SUPPLIED ENTRIES Block Start
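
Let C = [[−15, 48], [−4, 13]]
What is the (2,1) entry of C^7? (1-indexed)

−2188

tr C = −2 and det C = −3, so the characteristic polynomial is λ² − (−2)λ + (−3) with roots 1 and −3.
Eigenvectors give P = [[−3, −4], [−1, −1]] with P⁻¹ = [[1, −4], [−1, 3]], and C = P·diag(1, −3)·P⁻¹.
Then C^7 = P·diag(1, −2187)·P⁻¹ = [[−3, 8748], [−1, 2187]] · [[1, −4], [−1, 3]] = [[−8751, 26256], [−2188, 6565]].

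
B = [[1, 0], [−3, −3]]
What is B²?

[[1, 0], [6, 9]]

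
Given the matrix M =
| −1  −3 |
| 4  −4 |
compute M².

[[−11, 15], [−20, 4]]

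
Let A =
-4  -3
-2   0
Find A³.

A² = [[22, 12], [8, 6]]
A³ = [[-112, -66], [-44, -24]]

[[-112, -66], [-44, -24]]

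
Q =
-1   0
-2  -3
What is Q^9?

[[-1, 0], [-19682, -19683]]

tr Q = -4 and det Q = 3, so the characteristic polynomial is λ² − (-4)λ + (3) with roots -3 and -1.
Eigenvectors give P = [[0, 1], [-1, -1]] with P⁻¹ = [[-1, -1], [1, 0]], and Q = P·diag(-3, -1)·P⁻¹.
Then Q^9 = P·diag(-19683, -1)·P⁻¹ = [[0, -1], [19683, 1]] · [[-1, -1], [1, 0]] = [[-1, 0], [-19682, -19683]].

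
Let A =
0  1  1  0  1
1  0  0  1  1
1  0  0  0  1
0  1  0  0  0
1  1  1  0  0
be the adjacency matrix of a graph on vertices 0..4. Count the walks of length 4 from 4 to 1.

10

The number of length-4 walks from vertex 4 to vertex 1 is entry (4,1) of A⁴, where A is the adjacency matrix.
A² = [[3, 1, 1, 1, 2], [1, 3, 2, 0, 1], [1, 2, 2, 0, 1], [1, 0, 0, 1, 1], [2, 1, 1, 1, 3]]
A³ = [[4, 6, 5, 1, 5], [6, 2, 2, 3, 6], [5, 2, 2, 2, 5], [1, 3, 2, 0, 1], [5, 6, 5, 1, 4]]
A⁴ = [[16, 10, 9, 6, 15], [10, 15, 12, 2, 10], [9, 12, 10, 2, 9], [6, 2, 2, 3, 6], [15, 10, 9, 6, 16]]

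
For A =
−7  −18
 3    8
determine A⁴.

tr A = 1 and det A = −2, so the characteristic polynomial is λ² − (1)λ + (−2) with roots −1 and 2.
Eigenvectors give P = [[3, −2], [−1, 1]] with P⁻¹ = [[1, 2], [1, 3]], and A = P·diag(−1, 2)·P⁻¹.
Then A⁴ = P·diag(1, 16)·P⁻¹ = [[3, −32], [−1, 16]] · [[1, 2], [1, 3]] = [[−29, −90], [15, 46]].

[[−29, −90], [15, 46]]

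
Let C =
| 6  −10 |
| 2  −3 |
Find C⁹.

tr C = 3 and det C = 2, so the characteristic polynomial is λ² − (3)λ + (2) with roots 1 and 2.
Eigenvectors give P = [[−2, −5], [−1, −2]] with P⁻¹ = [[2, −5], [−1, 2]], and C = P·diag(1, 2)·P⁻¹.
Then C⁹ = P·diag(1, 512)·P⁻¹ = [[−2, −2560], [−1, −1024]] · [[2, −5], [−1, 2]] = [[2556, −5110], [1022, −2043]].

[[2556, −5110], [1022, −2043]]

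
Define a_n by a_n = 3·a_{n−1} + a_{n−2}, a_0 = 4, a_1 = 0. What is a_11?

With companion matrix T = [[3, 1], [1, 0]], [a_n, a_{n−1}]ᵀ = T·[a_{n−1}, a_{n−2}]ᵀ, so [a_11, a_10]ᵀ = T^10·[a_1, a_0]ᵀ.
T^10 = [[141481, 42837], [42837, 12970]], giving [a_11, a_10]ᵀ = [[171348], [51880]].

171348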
SUPPLIED ENTRIES Block End
SUPPLIED ENTRIES Block Start
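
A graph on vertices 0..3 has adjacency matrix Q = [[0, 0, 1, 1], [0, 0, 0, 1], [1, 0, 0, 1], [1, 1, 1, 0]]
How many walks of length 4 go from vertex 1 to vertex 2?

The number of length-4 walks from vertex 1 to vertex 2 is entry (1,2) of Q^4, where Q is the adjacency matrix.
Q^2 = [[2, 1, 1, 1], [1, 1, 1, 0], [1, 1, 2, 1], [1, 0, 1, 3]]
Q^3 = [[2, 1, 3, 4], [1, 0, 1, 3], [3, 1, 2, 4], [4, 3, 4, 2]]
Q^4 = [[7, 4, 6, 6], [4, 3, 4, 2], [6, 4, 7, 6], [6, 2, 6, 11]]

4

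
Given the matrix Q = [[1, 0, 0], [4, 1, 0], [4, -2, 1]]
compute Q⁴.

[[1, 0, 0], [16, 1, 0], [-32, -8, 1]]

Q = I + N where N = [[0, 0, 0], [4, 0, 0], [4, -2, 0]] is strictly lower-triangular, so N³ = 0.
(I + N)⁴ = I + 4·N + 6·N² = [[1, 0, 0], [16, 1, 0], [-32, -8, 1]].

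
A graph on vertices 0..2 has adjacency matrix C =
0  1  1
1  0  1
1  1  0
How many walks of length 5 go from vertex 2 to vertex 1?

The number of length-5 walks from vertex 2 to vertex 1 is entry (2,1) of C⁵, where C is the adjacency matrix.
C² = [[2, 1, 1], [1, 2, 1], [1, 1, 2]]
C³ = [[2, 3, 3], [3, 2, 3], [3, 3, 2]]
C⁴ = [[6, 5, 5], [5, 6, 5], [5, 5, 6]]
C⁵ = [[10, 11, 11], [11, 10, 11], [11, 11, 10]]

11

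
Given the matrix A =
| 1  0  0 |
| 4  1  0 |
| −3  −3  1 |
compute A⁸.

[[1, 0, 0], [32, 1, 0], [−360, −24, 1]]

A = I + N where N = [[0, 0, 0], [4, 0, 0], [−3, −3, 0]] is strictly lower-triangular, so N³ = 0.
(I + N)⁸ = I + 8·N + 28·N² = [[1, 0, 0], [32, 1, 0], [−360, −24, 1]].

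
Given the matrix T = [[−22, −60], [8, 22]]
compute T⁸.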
SUPPLIED ENTRIES Block End
SUPPLIED ENTRIES Block Start
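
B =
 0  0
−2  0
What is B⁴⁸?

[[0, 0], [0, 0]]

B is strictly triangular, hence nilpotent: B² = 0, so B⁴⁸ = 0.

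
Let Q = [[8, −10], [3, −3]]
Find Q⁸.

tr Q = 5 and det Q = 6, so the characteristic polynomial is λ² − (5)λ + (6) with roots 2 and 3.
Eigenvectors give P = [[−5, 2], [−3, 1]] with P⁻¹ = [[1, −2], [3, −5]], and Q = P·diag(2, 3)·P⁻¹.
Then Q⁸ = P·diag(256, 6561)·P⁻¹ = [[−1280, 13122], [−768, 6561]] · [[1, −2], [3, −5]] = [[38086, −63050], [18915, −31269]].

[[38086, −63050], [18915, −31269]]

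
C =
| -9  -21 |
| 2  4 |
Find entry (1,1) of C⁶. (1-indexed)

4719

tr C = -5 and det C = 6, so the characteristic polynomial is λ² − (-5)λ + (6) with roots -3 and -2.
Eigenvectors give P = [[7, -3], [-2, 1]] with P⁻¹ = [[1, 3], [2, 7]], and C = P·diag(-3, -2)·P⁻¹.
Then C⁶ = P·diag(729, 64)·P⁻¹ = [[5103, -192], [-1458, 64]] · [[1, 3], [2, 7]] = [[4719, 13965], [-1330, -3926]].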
SUPPLIED ENTRIES Block End
▶ _WHAT TO DO_: Copy the lines of the data above exactly as written, beginning with the line containing "How many walks of length 4" and ending with the line containing "compute T⁸.", and leave out all other lines.

▶ _RESULT BELOW_:
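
How many walks of length 4 go from vertex 1 to vertex 2?

The number of length-4 walks from vertex 1 to vertex 2 is entry (1,2) of Q^4, where Q is the adjacency matrix.
Q^2 = [[2, 1, 1, 1], [1, 1, 1, 0], [1, 1, 2, 1], [1, 0, 1, 3]]
Q^3 = [[2, 1, 3, 4], [1, 0, 1, 3], [3, 1, 2, 4], [4, 3, 4, 2]]
Q^4 = [[7, 4, 6, 6], [4, 3, 4, 2], [6, 4, 7, 6], [6, 2, 6, 11]]

4

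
Given the matrix Q = [[1, 0, 0], [4, 1, 0], [4, -2, 1]]
compute Q⁴.

[[1, 0, 0], [16, 1, 0], [-32, -8, 1]]

Q = I + N where N = [[0, 0, 0], [4, 0, 0], [4, -2, 0]] is strictly lower-triangular, so N³ = 0.
(I + N)⁴ = I + 4·N + 6·N² = [[1, 0, 0], [16, 1, 0], [-32, -8, 1]].

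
A graph on vertices 0..2 has adjacency matrix C =
0  1  1
1  0  1
1  1  0
How many walks of length 5 go from vertex 2 to vertex 1?

The number of length-5 walks from vertex 2 to vertex 1 is entry (2,1) of C⁵, where C is the adjacency matrix.
C² = [[2, 1, 1], [1, 2, 1], [1, 1, 2]]
C³ = [[2, 3, 3], [3, 2, 3], [3, 3, 2]]
C⁴ = [[6, 5, 5], [5, 6, 5], [5, 5, 6]]
C⁵ = [[10, 11, 11], [11, 10, 11], [11, 11, 10]]

11

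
Given the matrix A =
| 1  0  0 |
| 4  1  0 |
| −3  −3  1 |
compute A⁸.

[[1, 0, 0], [32, 1, 0], [−360, −24, 1]]

A = I + N where N = [[0, 0, 0], [4, 0, 0], [−3, −3, 0]] is strictly lower-triangular, so N³ = 0.
(I + N)⁸ = I + 8·N + 28·N² = [[1, 0, 0], [32, 1, 0], [−360, −24, 1]].

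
Given the matrix T = [[−22, −60], [8, 22]]
compute T⁸.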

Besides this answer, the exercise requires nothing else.